*** Information shown ***

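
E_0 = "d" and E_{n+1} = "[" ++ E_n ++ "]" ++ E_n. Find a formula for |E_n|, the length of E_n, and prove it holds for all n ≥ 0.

Claim: |E_n| = 3·2^n − 2.

Base case: |E_0| = 1, and 3·2^0 − 2 = 1.
Assume |E_r| = 3·2^r − 2.
Then |E_{r+1}| = 1 + |E_r| + 1 + |E_r| = 2|E_r| + 2 = 2(3·2^r − 2) + 2 = 3·2^{r+1} − 4 + 2 = 3·2^{r+1} − 2.
Hence |E_n| = 3·2^n − 2 for every n ≥ 0, by induction.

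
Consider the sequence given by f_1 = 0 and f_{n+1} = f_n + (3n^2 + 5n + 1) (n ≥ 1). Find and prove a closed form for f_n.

Claim: f_n = n^3 + n^2 − n − 1.

Base case: f_1 = 0, and 1^3 + 1^2 − 1 − 1 = 0.
Assume f_k = k^3 + k^2 − k − 1.
Then f_{k+1} = f_k + (3k^2 + 5k + 1) = (k^3 + k^2 − k − 1) + (3k^2 + 5k + 1) = k^3 + 4k^2 + 4k,
and (k+1)^3 + (k+1)^2 − (k+1) − 1 = k^3 + 4k^2 + 4k.
By induction, f_n = n^3 + n^2 − n − 1 for all n ≥ 1.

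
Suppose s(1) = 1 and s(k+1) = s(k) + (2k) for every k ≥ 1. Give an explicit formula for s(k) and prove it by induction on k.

Claim: s(k) = k^2 − k + 1.

Base case: s(1) = 1, and 1^2 − 1 + 1 = 1.
Assume s(m) = m^2 − m + 1.
Then s(m+1) = s(m) + (2m) = (m^2 − m + 1) + (2m) = m^2 + m + 1,
and (m+1)^2 − (m+1) + 1 = m^2 + m + 1.
By induction, s(k) = k^2 − k + 1 for all k ≥ 1.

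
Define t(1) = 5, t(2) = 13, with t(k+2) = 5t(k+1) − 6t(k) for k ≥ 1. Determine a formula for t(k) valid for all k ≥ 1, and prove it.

Claim: t(k) = 3^k + 2^k.

Base cases: t(1) = 5 and 3^1 + 2^1 = 5; t(2) = 13 and 3^2 + 2^2 = 13.
Assume t(j) = 3^j + 2^j for all 1 ≤ j ≤ r, where r ≥ 2.
Then t(r+1) = 5t(r) − 6t(r−1) = 5·(3^r + 2^r) − 6·(3^{r−1} + 2^{r−1}) = (5·3 − 6)3^{r−1} + (5·2 − 6)2^{r−1} = 9·3^{r−1} + 4·2^{r−1} = 3^{r+1} + 2^{r+1}.
By strong induction, t(k) = 3^k + 2^k for all k ≥ 1.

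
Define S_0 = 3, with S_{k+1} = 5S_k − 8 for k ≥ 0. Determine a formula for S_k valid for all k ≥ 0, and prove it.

Claim: S_k = 5^k + 2.

Base case: S_0 = 3, and 5^0 + 2 = 1 + 2 = 3.
Assume S_r = 5^r + 2 for some r ≥ 0.
Then S_{r+1} = 5S_r − 8 = 5·(5^r + 2) − 8 = 5^{r+1} + 10 − 8 = 5^{r+1} + 2.
By induction, S_k = 5^k + 2 for all k ≥ 0.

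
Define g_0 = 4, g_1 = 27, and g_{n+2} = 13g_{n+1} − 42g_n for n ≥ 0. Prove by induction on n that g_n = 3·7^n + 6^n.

Base cases: g_0 = 4 and 3·7^0 + 6^0 = 4; g_1 = 27 and 3·7^1 + 6^1 = 27.
Assume g_i = 3·7^i + 6^i for all 0 ≤ i ≤ j, where j ≥ 1.
Then g_{j+1} = 13g_j − 42g_{j−1} = 13·(3·7^j + 6^j) − 42·(3·7^{j−1} + 6^{j−1}) = 3·(13·7 − 42)7^{j−1} + (13·6 − 42)6^{j−1} = 147·7^{j−1} + 36·6^{j−1} = 3·7^{j+1} + 6^{j+1}.
Hence g_n = 3·7^n + 6^n for every n ≥ 0, by strong induction.

g_n = 3·7^n + 6^n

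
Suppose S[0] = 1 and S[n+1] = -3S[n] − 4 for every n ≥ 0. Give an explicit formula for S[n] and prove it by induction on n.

Claim: S[n] = 2·(-3)^n − 1.

Base case: S[0] = 1, and 2·(-3)^0 − 1 = 2 − 1 = 1.
Assume S[r] = 2·(-3)^r − 1 for some r ≥ 0.
Then S[r+1] = -3S[r] − 4 = -3·(2·(-3)^r − 1) − 4 = -6·(-3)^r + 3 − 4 = 2·(-3)^{r+1} − 1.
By induction, S[n] = 2·(-3)^n − 1 for all n ≥ 0.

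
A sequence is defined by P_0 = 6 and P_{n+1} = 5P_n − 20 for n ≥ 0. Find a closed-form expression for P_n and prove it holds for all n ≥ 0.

Claim: P_n = 5^n + 5.

Base case: P_0 = 6, and 5^0 + 5 = 1 + 5 = 6.
Assume P_k = 5^k + 5 for some k ≥ 0.
Then P_{k+1} = 5P_k − 20 = 5·(5^k + 5) − 20 = 5^{k+1} + 25 − 20 = 5^{k+1} + 5.
Hence P_n = 5^n + 5 for every n ≥ 0, by induction.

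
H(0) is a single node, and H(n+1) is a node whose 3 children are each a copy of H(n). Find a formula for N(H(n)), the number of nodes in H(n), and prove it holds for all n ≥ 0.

Claim: N(H(n)) = (3^{n+1} − 1)/2.

Base case: N(H(0)) = 1, and (3^{0+1} − 1)/2 = 1.
Assume N(H(m)) = (3^{m+1} − 1)/2.
Then N(H(m+1)) = 1 + 3N(H(m)) = 1 + 3·(3^{m+1} − 1)/2 = 1 + (3^{m+2} − 3)/2 = (2 + 3^{m+2} − 3)/2 = (3^{m+2} − 1)/2.
This completes the inductive step, so N(H(n)) = (3^{n+1} − 1)/2 for all n ≥ 0.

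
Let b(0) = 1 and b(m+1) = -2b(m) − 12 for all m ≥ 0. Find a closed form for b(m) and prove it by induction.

Claim: b(m) = 5·(-2)^m − 4.

Base case: b(0) = 1, and 5·(-2)^0 − 4 = 5 − 4 = 1.
Assume b(k) = 5·(-2)^k − 4 for some k ≥ 0.
Then b(k+1) = -2b(k) − 12 = -2·(5·(-2)^k − 4) − 12 = -10·(-2)^k + 8 − 12 = 5·(-2)^{k+1} − 4.
By induction, b(m) = 5·(-2)^m − 4 for all m ≥ 0.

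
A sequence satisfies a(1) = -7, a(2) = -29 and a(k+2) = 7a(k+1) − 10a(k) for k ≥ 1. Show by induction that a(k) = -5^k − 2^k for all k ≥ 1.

Base cases: a(1) = -7 and -5^1 − 2^1 = -7; a(2) = -29 and -5^2 − 2^2 = -29.
Assume a(j) = -5^j − 2^j for all 1 ≤ j ≤ m, where m ≥ 2.
Then a(m+1) = 7a(m) − 10a(m−1) = 7·(-5^m − 2^m) − 10·(-5^{m−1} − 2^{m−1}) = -(7·5 − 10)5^{m−1} − (7·2 − 10)2^{m−1} = -25·5^{m−1} − 4·2^{m−1} = -5^{m+1} − 2^{m+1}.
By strong induction, a(k) = -5^k − 2^k for all k ≥ 1.

a(k) = -5^k − 2^k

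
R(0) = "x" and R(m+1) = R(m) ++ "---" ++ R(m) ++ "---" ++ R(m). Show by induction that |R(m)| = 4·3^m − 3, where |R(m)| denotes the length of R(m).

Base case: |R(0)| = 1, and 4·3^0 − 3 = 1.
Assume |R(j)| = 4·3^j − 3.
Then |R(j+1)| = 3|R(j)| + 6 = 3(4·3^j − 3) + 6 = 4·3^{j+1} − 9 + 6 = 4·3^{j+1} − 3.
So the formula holds for j+1, and by induction |R(m)| = 4·3^m − 3 for all m ≥ 0.

|R(m)| = 4·3^m − 3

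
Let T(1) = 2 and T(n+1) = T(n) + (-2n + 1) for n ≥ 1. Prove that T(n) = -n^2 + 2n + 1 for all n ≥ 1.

Base case: T(1) = 2, and -1^2 + 2·1 + 1 = 2.
Assume T(m) = -m^2 + 2m + 1.
Then T(m+1) = T(m) + (-2m + 1) = (-m^2 + 2m + 1) + (-2m + 1) = -m^2 + 2,
and -(m+1)^2 + 2·(m+1) + 1 = -m^2 + 2.
This completes the inductive step, so T(n) = -n^2 + 2n + 1 for all n ≥ 1.

T(n) = -n^2 + 2n + 1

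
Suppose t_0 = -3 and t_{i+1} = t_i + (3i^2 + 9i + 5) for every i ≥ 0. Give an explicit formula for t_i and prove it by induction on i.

Claim: t_i = i^3 + 3i^2 + i − 3.

Base case: t_0 = -3, and 0^3 + 3·0^2 + 0 − 3 = -3.
Assume t_k = k^3 + 3k^2 + k − 3.
Then t_{k+1} = t_k + (3k^2 + 9k + 5) = (k^3 + 3k^2 + k − 3) + (3k^2 + 9k + 5) = k^3 + 6k^2 + 10k + 2,
and (k+1)^3 + 3·(k+1)^2 + (k+1) − 3 = k^3 + 6k^2 + 10k + 2.
Hence t_i = i^3 + 3i^2 + i − 3 for every i ≥ 0, by induction.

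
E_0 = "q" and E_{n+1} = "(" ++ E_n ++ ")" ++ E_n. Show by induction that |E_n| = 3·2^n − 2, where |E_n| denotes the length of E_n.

Base case: |E_0| = 1, and 3·2^0 − 2 = 1.
Assume |E_r| = 3·2^r − 2.
Then |E_{r+1}| = 1 + |E_r| + 1 + |E_r| = 2|E_r| + 2 = 2(3·2^r − 2) + 2 = 3·2^{r+1} − 4 + 2 = 3·2^{r+1} − 2.
Hence |E_n| = 3·2^n − 2 for every n ≥ 0, by induction.

|E_n| = 3·2^n − 2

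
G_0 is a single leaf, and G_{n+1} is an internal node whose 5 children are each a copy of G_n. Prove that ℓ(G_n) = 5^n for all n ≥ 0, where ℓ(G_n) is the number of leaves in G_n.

Base case: ℓ(G_0) = 1, and 5^0 = 1.
Assume ℓ(G_r) = 5^r.
Then ℓ(G_{r+1}) = 5·ℓ(G_r) = 5·5^r = 5^{r+1}.
This completes the inductive step, so ℓ(G_n) = 5^n for all n ≥ 0.

ℓ(G_n) = 5^n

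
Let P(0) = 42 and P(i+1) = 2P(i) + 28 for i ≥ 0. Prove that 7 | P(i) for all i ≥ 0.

Base case: P(0) = 42 = 7·6, so 7 | P(0).
Assume 7 | P(k), so P(k) = 7t for some integer t.
Then P(k+1) = 2P(k) + 28 = 2·(7t) + 28 = 7(2t + 4), so 7 | P(k+1).
This completes the inductive step, so 7 | P(i) for all i ≥ 0.

7 | P(i)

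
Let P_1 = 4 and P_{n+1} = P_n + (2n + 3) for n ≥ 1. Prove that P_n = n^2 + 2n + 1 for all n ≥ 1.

Base case: P_1 = 4, and 1^2 + 2·1 + 1 = 4.
Assume P_j = j^2 + 2j + 1.
Then P_{j+1} = P_j + (2j + 3) = (j^2 + 2j + 1) + (2j + 3) = j^2 + 4j + 4,
and (j+1)^2 + 2·(j+1) + 1 = j^2 + 4j + 4.
By induction, P_n = n^2 + 2n + 1 for all n ≥ 1.

P_n = n^2 + 2n + 1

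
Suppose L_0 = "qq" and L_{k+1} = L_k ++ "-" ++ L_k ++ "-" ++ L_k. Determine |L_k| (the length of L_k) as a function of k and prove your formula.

Claim: |L_k| = 3^{k+1} − 1.

Base case: |L_0| = 2, and 3^{0+1} − 1 = 2.
Assume |L_j| = 3^{j+1} − 1.
Then |L_{j+1}| = 3|L_j| + 2 = 3(3^{j+1} − 1) + 2 = 3^{j+2} − 3 + 2 = 3^{j+2} − 1.
By induction, |L_k| = 3^{k+1} − 1 for all k ≥ 0.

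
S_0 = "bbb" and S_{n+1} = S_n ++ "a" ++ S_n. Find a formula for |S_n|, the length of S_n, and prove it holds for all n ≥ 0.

Claim: |S_n| = 2^{n+2} − 1.

Base case: |S_0| = 3, and 2^{0+2} − 1 = 3.
Assume |S_m| = 2^{m+2} − 1.
Then |S_{m+1}| = |S_m| + 1 + |S_m| = 2|S_m| + 1 = 2(2^{m+2} − 1) + 1 = 2^{m+3} − 2 + 1 = 2^{m+3} − 1.
By induction, |S_n| = 2^{n+2} − 1 for all n ≥ 0.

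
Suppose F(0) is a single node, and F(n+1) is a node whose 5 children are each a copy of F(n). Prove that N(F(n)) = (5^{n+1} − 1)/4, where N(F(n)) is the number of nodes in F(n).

Base case: N(F(0)) = 1, and (5^{0+1} − 1)/4 = 1.
Assume N(F(r)) = (5^{r+1} − 1)/4.
Then N(F(r+1)) = 1 + 5N(F(r)) = 1 + 5·(5^{r+1} − 1)/4 = 1 + (5^{r+2} − 5)/4 = (4 + 5^{r+2} − 5)/4 = (5^{r+2} − 1)/4.
This completes the inductive step, so N(F(n)) = (5^{n+1} − 1)/4 for all n ≥ 0.

N(F(n)) = (5^{n+1} − 1)/4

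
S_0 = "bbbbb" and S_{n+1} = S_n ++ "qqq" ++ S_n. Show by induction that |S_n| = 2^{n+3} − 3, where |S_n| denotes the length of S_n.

Base case: |S_0| = 5, and 2^{0+3} − 3 = 5.
Assume |S_m| = 2^{m+3} − 3.
Then |S_{m+1}| = |S_m| + 3 + |S_m| = 2|S_m| + 3 = 2(2^{m+3} − 3) + 3 = 2^{m+1+3} − 6 + 3 = 2^{m+1+3} − 3.
This completes the inductive step, so |S_n| = 2^{n+3} − 3 for all n ≥ 0.

|S_n| = 2^{n+3} − 3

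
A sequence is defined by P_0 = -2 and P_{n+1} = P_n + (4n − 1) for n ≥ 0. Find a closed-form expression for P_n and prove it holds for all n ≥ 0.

Claim: P_n = 2n^2 − 3n − 2.

Base case: P_0 = -2, and 2·0^2 − 3·0 − 2 = -2.
Assume P_m = 2m^2 − 3m − 2.
Then P_{m+1} = P_m + (4m − 1) = (2m^2 − 3m − 2) + (4m − 1) = 2m^2 + m − 3,
and 2·(m+1)^2 − 3·(m+1) − 2 = 2m^2 + m − 3.
Hence P_n = 2n^2 − 3n − 2 for every n ≥ 0, by induction.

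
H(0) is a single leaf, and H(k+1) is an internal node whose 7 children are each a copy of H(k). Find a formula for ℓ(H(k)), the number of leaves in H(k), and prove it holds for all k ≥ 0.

Claim: ℓ(H(k)) = 7^k.

Base case: ℓ(H(0)) = 1, and 7^0 = 1.
Assume ℓ(H(m)) = 7^m.
Then ℓ(H(m+1)) = 7·ℓ(H(m)) = 7·7^m = 7^{m+1}.
Hence ℓ(H(k)) = 7^k for every k ≥ 0, by induction.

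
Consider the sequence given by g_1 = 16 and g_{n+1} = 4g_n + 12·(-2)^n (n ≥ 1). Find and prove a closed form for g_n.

Claim: g_n = 3·4^n − 2·(-2)^n.

Base case: g_1 = 16, and 3·4^1 − 2·(-2)^1 = 12 + 4 = 16.
Assume g_m = 3·4^m − 2·(-2)^m for some m ≥ 1.
Then g_{m+1} = 4g_m + 12·(-2)^m = 4·(3·4^m − 2·(-2)^m) + 12·(-2)^m = 3·4^{m+1} − 8·(-2)^m + 12·(-2)^m = 3·4^{m+1} + 4·(-2)^m = 3·4^{m+1} − 2·(-2)^{m+1}.
So the formula holds for m+1, and by induction g_n = 3·4^n − 2·(-2)^n for all n ≥ 1.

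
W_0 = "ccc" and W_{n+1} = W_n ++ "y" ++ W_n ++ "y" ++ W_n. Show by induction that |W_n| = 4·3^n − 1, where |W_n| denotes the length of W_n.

Base case: |W_0| = 3, and 4·3^0 − 1 = 3.
Assume |W_m| = 4·3^m − 1.
Then |W_{m+1}| = 3|W_m| + 2 = 3(4·3^m − 1) + 2 = 4·3^{m+1} − 3 + 2 = 4·3^{m+1} − 1.
This completes the inductive step, so |W_n| = 4·3^n − 1 for all n ≥ 0.

|W_n| = 4·3^n − 1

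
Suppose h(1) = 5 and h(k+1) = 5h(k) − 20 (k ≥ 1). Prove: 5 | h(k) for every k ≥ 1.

Base case: h(1) = 5 = 5·1, so 5 | h(1).
Assume 5 | h(j), so h(j) = 5t for some integer t.
Then h(j+1) = 5h(j) − 20 = 5·(5t) − 20 = 5(5t − 4), so 5 | h(j+1).
This completes the inductive step, so 5 | h(k) for all k ≥ 1.

5 | h(k)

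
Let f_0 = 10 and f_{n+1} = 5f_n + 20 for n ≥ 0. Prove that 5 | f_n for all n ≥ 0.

Base case: f_0 = 10 = 5·2, so 5 | f_0.
Assume 5 | f_m, so f_m = 5t for some integer t.
Then f_{m+1} = 5f_m + 20 = 5·(5t) + 20 = 5(5t + 4), so 5 | f_{m+1}.
Hence 5 | f_n for every n ≥ 0, by induction.

5 | f_n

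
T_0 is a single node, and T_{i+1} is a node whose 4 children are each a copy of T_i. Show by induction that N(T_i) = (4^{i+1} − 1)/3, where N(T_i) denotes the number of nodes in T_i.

Base case: N(T_0) = 1, and (4^{0+1} − 1)/3 = 1.
Assume N(T_m) = (4^{m+1} − 1)/3.
Then N(T_{m+1}) = 1 + 4N(T_m) = 1 + 4·(4^{m+1} − 1)/3 = 1 + (4^{m+2} − 4)/3 = (3 + 4^{m+2} − 4)/3 = (4^{m+2} − 1)/3.
Hence N(T_i) = (4^{i+1} − 1)/3 for every i ≥ 0, by induction.

N(T_i) = (4^{i+1} − 1)/3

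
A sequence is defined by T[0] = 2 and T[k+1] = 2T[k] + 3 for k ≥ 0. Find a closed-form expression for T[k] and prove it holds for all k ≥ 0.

Claim: T[k] = 5·2^k − 3.

Base case: T[0] = 2, and 5·2^0 − 3 = 5 − 3 = 2.
Assume T[j] = 5·2^j − 3 for some j ≥ 0.
Then T[j+1] = 2T[j] + 3 = 2·(5·2^j − 3) + 3 = 10·2^j − 6 + 3 = 5·2^{j+1} − 3.
By induction, T[k] = 5·2^k − 3 for all k ≥ 0.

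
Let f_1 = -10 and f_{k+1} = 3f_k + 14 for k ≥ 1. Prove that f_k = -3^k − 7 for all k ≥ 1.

Base case: f_1 = -10, and -3^1 − 7 = -3 − 7 = -10.
Assume f_j = -3^j − 7 for some j ≥ 1.
Then f_{j+1} = 3f_j + 14 = 3·(-3^j − 7) + 14 = -3^{j+1} − 21 + 14 = -3^{j+1} − 7.
Hence f_k = -3^k − 7 for every k ≥ 1, by induction.

f_k = -3^k − 7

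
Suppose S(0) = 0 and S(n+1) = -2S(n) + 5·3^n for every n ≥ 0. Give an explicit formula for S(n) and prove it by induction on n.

Claim: S(n) = -(-2)^n + 3^n.

Base case: S(0) = 0, and -(-2)^0 + 3^0 = -1 + 1 = 0.
Assume S(m) = -(-2)^m + 3^m for some m ≥ 0.
Then S(m+1) = -2S(m) + 5·3^m = -2·(-(-2)^m + 3^m) + 5·3^m = -(-2)^{m+1} − 2·3^m + 5·3^m = -(-2)^{m+1} + 3·3^m = -(-2)^{m+1} + 3^{m+1}.
Hence S(n) = -(-2)^n + 3^n for every n ≥ 0, by induction.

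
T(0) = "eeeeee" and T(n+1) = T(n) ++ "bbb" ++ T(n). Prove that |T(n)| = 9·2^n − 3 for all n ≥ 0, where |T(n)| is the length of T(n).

Base case: |T(0)| = 6, and 9·2^0 − 3 = 6.
Assume |T(r)| = 9·2^r − 3.
Then |T(r+1)| = |T(r)| + 3 + |T(r)| = 2|T(r)| + 3 = 2(9·2^r − 3) + 3 = 9·2^{r+1} − 6 + 3 = 9·2^{r+1} − 3.
Hence |T(n)| = 9·2^n − 3 for every n ≥ 0, by induction.

|T(n)| = 9·2^n − 3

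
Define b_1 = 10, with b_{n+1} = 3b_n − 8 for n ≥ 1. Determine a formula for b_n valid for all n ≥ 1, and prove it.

Claim: b_n = 2·3^n + 4.

Base case: b_1 = 10, and 2·3^1 + 4 = 6 + 4 = 10.
Assume b_m = 2·3^m + 4 for some m ≥ 1.
Then b_{m+1} = 3b_m − 8 = 3·(2·3^m + 4) − 8 = 6·3^m + 12 − 8 = 2·3^{m+1} + 4.
This completes the inductive step, so b_n = 2·3^n + 4 for all n ≥ 1.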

*** End of Information shown ***

Nothing but the lines from the one that contains "length of T(n)." through the end of the listing above should be copied, each exactly as written.

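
T(0) = "eeeeee" and T(n+1) = T(n) ++ "bbb" ++ T(n). Prove that |T(n)| = 9·2^n − 3 for all n ≥ 0, where |T(n)| is the length of T(n).

Base case: |T(0)| = 6, and 9·2^0 − 3 = 6.
Assume |T(r)| = 9·2^r − 3.
Then |T(r+1)| = |T(r)| + 3 + |T(r)| = 2|T(r)| + 3 = 2(9·2^r − 3) + 3 = 9·2^{r+1} − 6 + 3 = 9·2^{r+1} − 3.
Hence |T(n)| = 9·2^n − 3 for every n ≥ 0, by induction.

|T(n)| = 9·2^n − 3

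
Define b_1 = 10, with b_{n+1} = 3b_n − 8 for n ≥ 1. Determine a formula for b_n valid for all n ≥ 1, and prove it.

Claim: b_n = 2·3^n + 4.

Base case: b_1 = 10, and 2·3^1 + 4 = 6 + 4 = 10.
Assume b_m = 2·3^m + 4 for some m ≥ 1.
Then b_{m+1} = 3b_m − 8 = 3·(2·3^m + 4) − 8 = 6·3^m + 12 − 8 = 2·3^{m+1} + 4.
This completes the inductive step, so b_n = 2·3^n + 4 for all n ≥ 1.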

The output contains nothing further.